Transcribe the data that follows, exactly and in full.
BEGIN
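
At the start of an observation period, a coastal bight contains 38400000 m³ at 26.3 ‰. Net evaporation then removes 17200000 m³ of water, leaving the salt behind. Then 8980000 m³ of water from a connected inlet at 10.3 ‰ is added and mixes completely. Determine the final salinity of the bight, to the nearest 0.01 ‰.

36.53 ‰

After evaporation: salt = 38,400,000×26.3 = 1,009,920,000; volume = 38,400,000 − 17,200,000 = 21,200,000 m³
After mixing: salt = 1,009,920,000 + 8,980,000×10.3 = 1,102,414,000; volume = 21,200,000 + 8,980,000 = 30,180,000 m³
S = 1,102,414,000 / 30,180,000 = 36.528 ‰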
END
**Exercise response**
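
At the start of an observation period, a coastal bight contains 38400000 m³ at 26.3 ‰. Net evaporation then removes 17200000 m³ of water, leaving the salt behind. Then 8980000 m³ of water from a connected inlet at 10.3 ‰ is added and mixes completely. Determine the final salinity of the bight, to the nearest 0.01 ‰.

36.53 ‰

After evaporation: salt = 38,400,000×26.3 = 1,009,920,000; volume = 38,400,000 − 17,200,000 = 21,200,000 m³
After mixing: salt = 1,009,920,000 + 8,980,000×10.3 = 1,102,414,000; volume = 21,200,000 + 8,980,000 = 30,180,000 m³
S = 1,102,414,000 / 30,180,000 = 36.528 ‰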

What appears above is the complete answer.